**Exercise input**
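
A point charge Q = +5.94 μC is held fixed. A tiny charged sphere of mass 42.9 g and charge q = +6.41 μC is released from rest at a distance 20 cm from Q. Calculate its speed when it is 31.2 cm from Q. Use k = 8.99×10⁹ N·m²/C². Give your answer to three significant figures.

Only the electrostatic force acts, so mechanical energy is conserved: ½mv² = U₁ − U₂ = kQq(1/r₁ − 1/r₂).
U₁ − U₂ = (8.99×10⁹ N·m²/C²)(5.94×10⁻⁶ C)(6.41×10⁻⁶ C)(1/0.200 − 1/0.312) = 0.614 J.
v = √(2·0.614/0.0429) = 5.35 m/s.

5.35 m/s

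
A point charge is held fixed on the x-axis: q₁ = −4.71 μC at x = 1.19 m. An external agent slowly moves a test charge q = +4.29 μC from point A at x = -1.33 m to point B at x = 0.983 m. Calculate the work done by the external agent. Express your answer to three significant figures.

-0.805 J

For quasistatic motion the external work equals the change in potential energy: W_ext = qΔV = q(V_B − V_A).
At A: distance to the source charge is 2.52 m; V_A = kq₁/r = -1.68×10⁴ V.
At B: distance to the source charge is 0.207 m; V_B = kq₁/r = -2.05×10⁵ V.
ΔV = V_B − V_A = -1.88×10⁵ V.
W_ext = qΔV = (4.29×10⁻⁶ C)(-1.88×10⁵ V) = -0.805 J.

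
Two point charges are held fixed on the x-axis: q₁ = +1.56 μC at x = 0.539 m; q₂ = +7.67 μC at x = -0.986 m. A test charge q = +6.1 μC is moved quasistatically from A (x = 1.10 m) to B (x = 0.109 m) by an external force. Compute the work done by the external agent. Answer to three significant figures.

For quasistatic motion the external work equals the change in potential energy: W_ext = qΔV = q(V_B − V_A).
At A: distances to the source charges are 0.561 m, 2.09 m; V_A = Σ kqᵢ/rᵢ = 5.81×10⁴ V.
At B: distances to the source charges are 0.430 m, 1.09 m; V_B = Σ kqᵢ/rᵢ = 9.56×10⁴ V.
ΔV = V_B − V_A = 3.75×10⁴ V.
W_ext = qΔV = (6.10×10⁻⁶ C)(3.75×10⁴ V) = 0.229 J.

0.229 J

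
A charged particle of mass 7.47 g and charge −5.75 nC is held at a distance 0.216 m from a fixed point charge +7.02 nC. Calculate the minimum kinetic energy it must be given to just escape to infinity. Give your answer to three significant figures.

1.68×10⁻⁶ J

To just escape, total mechanical energy must reach zero at infinity: ½mv²_min + U = 0, so ½mv²_min = −U = |kQq|/r.
|U| = |kQq|/r = (8.99×10⁹ N·m²/C²)(7.02×10⁻⁹)(5.75×10⁻⁹)/(0.216) = 1.68×10⁻⁶ J.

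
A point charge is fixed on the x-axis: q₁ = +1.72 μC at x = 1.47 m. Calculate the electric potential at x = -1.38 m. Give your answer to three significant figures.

The total potential is the scalar sum of each charge's contribution, V = Σ kqᵢ/rᵢ.
V = k[(1.72×10⁻⁶)/(2.85)] = 5430 V.

5430 V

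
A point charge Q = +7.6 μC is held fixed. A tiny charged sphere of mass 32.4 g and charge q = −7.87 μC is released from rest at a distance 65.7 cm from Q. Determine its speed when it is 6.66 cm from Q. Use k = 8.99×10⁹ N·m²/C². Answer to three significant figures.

Only the electrostatic force acts, so mechanical energy is conserved: ½mv² = U₁ − U₂ = kQq(1/r₁ − 1/r₂).
U₁ − U₂ = (8.99×10⁹ N·m²/C²)(7.60×10⁻⁶ C)(-7.87×10⁻⁶ C)(1/0.657 − 1/0.0666) = 7.26 J.
v = √(2·7.26/0.0324) = 21.2 m/s.

21.2 m/s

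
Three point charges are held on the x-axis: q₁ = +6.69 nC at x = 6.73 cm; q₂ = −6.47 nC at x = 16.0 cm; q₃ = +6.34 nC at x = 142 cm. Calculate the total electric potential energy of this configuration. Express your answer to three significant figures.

The assembly work is the sum of pairwise potential energies, U = Σ_{i<j} kqᵢqⱼ/rᵢⱼ.
Pair separations: r₁₂ = 0.0927 m, r₁₃ = 1.35 m, r₂₃ = 1.26 m.
U = (-4.20×10⁻⁶) + (2.82×10⁻⁷) + (-2.93×10⁻⁷) = -4.21×10⁻⁶ J.

-4.21×10⁻⁶ J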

**Your instructions**
Restate every entry exactly. Leave nothing out.

**Exercise solution**
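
A point charge Q = +5.94 μC is held fixed. A tiny charged sphere of mass 42.9 g and charge q = +6.41 μC is released from rest at a distance 20 cm from Q. Calculate its speed when it is 31.2 cm from Q. Use k = 8.99×10⁹ N·m²/C². Give your answer to three significant figures.

Only the electrostatic force acts, so mechanical energy is conserved: ½mv² = U₁ − U₂ = kQq(1/r₁ − 1/r₂).
U₁ − U₂ = (8.99×10⁹ N·m²/C²)(5.94×10⁻⁶ C)(6.41×10⁻⁶ C)(1/0.200 − 1/0.312) = 0.614 J.
v = √(2·0.614/0.0429) = 5.35 m/s.

5.35 m/s

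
A point charge is held fixed on the x-axis: q₁ = −4.71 μC at x = 1.19 m. An external agent slowly moves a test charge q = +4.29 μC from point A at x = -1.33 m to point B at x = 0.983 m. Calculate the work done by the external agent. Express your answer to three significant figures.

-0.805 J

For quasistatic motion the external work equals the change in potential energy: W_ext = qΔV = q(V_B − V_A).
At A: distance to the source charge is 2.52 m; V_A = kq₁/r = -1.68×10⁴ V.
At B: distance to the source charge is 0.207 m; V_B = kq₁/r = -2.05×10⁵ V.
ΔV = V_B − V_A = -1.88×10⁵ V.
W_ext = qΔV = (4.29×10⁻⁶ C)(-1.88×10⁵ V) = -0.805 J.

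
Two point charges are held fixed on the x-axis: q₁ = +1.56 μC at x = 0.539 m; q₂ = +7.67 μC at x = -0.986 m. A test charge q = +6.1 μC is moved quasistatically from A (x = 1.10 m) to B (x = 0.109 m) by an external force. Compute the work done by the external agent. Answer to three significant figures.

For quasistatic motion the external work equals the change in potential energy: W_ext = qΔV = q(V_B − V_A).
At A: distances to the source charges are 0.561 m, 2.09 m; V_A = Σ kqᵢ/rᵢ = 5.81×10⁴ V.
At B: distances to the source charges are 0.430 m, 1.09 m; V_B = Σ kqᵢ/rᵢ = 9.56×10⁴ V.
ΔV = V_B − V_A = 3.75×10⁴ V.
W_ext = qΔV = (6.10×10⁻⁶ C)(3.75×10⁴ V) = 0.229 J.

0.229 J

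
A charged particle of mass 7.47 g and charge −5.75 nC is held at a distance 0.216 m from a fixed point charge +7.02 nC. Calculate the minimum kinetic energy it must be given to just escape to infinity. Give your answer to three significant figures.

1.68×10⁻⁶ J

To just escape, total mechanical energy must reach zero at infinity: ½mv²_min + U = 0, so ½mv²_min = −U = |kQq|/r.
|U| = |kQq|/r = (8.99×10⁹ N·m²/C²)(7.02×10⁻⁹)(5.75×10⁻⁹)/(0.216) = 1.68×10⁻⁶ J.

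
A point charge is fixed on the x-axis: q₁ = +1.72 μC at x = 1.47 m. Calculate the electric potential at x = -1.38 m. Give your answer to three significant figures.

The total potential is the scalar sum of each charge's contribution, V = Σ kqᵢ/rᵢ.
V = k[(1.72×10⁻⁶)/(2.85)] = 5430 V.

5430 V

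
A point charge Q = +7.6 μC is held fixed. A tiny charged sphere of mass 32.4 g and charge q = −7.87 μC is released from rest at a distance 65.7 cm from Q. Determine its speed when it is 6.66 cm from Q. Use k = 8.99×10⁹ N·m²/C². Answer to three significant figures.

Only the electrostatic force acts, so mechanical energy is conserved: ½mv² = U₁ − U₂ = kQq(1/r₁ − 1/r₂).
U₁ − U₂ = (8.99×10⁹ N·m²/C²)(7.60×10⁻⁶ C)(-7.87×10⁻⁶ C)(1/0.657 − 1/0.0666) = 7.26 J.
v = √(2·7.26/0.0324) = 21.2 m/s.

21.2 m/s

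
Three point charges are held on the x-axis: q₁ = +6.69 nC at x = 6.73 cm; q₂ = −6.47 nC at x = 16.0 cm; q₃ = +6.34 nC at x = 142 cm. Calculate the total electric potential energy of this configuration. Express your answer to three significant figures.

The assembly work is the sum of pairwise potential energies, U = Σ_{i<j} kqᵢqⱼ/rᵢⱼ.
Pair separations: r₁₂ = 0.0927 m, r₁₃ = 1.35 m, r₂₃ = 1.26 m.
U = (-4.20×10⁻⁶) + (2.82×10⁻⁷) + (-2.93×10⁻⁷) = -4.21×10⁻⁶ J.

-4.21×10⁻⁶ J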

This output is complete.